Assignment:
Entries follow. Give back exactly the lines starting at the one containing "An interstitial-water sample" and ending at the one containing "For sediment porewater", and no other lines.

Given data:
== Segment start ==

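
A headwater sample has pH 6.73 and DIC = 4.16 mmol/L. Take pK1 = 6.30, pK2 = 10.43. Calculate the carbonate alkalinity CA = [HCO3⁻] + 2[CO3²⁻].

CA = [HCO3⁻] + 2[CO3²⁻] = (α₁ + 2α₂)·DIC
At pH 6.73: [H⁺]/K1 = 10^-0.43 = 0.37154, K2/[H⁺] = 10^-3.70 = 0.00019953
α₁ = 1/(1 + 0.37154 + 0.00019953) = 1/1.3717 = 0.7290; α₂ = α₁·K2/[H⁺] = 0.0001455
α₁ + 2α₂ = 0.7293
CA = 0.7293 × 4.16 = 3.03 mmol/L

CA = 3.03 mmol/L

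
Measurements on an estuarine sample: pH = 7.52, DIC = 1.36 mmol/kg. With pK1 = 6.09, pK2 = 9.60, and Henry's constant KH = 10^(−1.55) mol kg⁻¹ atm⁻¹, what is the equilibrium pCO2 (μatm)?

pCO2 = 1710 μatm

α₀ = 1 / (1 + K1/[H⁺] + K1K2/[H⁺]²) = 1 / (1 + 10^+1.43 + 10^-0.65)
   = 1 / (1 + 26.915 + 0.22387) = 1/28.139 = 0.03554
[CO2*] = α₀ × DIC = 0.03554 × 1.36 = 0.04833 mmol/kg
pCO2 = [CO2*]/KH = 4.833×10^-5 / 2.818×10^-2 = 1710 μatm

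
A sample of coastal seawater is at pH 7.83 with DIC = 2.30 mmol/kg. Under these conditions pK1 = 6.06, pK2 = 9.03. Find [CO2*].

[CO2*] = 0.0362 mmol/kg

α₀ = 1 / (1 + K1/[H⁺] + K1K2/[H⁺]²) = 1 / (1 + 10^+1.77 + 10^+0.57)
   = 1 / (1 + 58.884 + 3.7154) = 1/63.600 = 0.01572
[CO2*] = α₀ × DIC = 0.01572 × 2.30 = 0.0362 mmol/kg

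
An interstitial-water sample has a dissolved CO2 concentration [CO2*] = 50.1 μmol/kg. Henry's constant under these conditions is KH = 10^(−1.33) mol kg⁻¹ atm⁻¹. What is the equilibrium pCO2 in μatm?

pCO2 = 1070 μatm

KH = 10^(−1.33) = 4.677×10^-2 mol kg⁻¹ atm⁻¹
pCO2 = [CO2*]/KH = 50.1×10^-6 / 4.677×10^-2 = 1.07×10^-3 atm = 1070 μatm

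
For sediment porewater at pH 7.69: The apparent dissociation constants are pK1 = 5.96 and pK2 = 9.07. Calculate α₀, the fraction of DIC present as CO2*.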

== Segment end ==
== Segment start ==

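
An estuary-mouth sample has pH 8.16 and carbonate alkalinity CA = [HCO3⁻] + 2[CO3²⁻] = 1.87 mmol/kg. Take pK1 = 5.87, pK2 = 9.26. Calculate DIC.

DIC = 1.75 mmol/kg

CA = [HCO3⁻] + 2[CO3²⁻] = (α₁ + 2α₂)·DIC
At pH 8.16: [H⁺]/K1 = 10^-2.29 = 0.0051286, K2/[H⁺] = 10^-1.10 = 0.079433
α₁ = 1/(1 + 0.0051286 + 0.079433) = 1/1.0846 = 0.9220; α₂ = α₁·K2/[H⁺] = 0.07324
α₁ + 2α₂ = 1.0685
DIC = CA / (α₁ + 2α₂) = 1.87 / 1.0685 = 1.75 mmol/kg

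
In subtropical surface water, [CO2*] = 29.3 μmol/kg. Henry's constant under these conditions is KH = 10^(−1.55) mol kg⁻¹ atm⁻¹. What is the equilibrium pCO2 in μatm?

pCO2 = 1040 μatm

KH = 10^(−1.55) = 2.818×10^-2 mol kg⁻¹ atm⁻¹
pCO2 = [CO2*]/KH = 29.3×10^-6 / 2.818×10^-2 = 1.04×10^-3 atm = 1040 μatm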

== Segment end ==

Task solution:
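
An interstitial-water sample has a dissolved CO2 concentration [CO2*] = 50.1 μmol/kg. Henry's constant under these conditions is KH = 10^(−1.33) mol kg⁻¹ atm⁻¹. What is the equilibrium pCO2 in μatm?

pCO2 = 1070 μatm

KH = 10^(−1.33) = 4.677×10^-2 mol kg⁻¹ atm⁻¹
pCO2 = [CO2*]/KH = 50.1×10^-6 / 4.677×10^-2 = 1.07×10^-3 atm = 1070 μatm

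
For sediment porewater at pH 7.69: The apparent dissociation constants are pK1 = 5.96 and pK2 = 9.07. Calculate α₀, the fraction of DIC present as CO2*.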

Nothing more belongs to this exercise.